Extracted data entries
━━━━━━

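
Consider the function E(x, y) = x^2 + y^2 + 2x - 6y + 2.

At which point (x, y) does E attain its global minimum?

(-1, 3)

E(x,y) separates as P(x) + Q(y) + 2, so its minimum is min P + min Q + 2.
P'(x) = 2x + 2 vanishes at x ∈ {-1}; Q'(y) = 2y - 6 vanishes at y ∈ {3}.
Local minima of P (where P''>0): P(-1)=-1. Local minima of Q: Q(3)=-9.
So the global minimum of E is P(-1) + Q(3) + 2 = -1 − 9 + 2 = -8, attained at (-1, 3).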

━━━━━━

#### Your objective
Output only the lines running from the line with "At which point" through the final line of the data, inclusive.

#### Result for this task
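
At which point (x, y) does E attain its global minimum?

(-1, 3)

E(x,y) separates as P(x) + Q(y) + 2, so its minimum is min P + min Q + 2.
P'(x) = 2x + 2 vanishes at x ∈ {-1}; Q'(y) = 2y - 6 vanishes at y ∈ {3}.
Local minima of P (where P''>0): P(-1)=-1. Local minima of Q: Q(3)=-9.
So the global minimum of E is P(-1) + Q(3) + 2 = -1 − 9 + 2 = -8, attained at (-1, 3).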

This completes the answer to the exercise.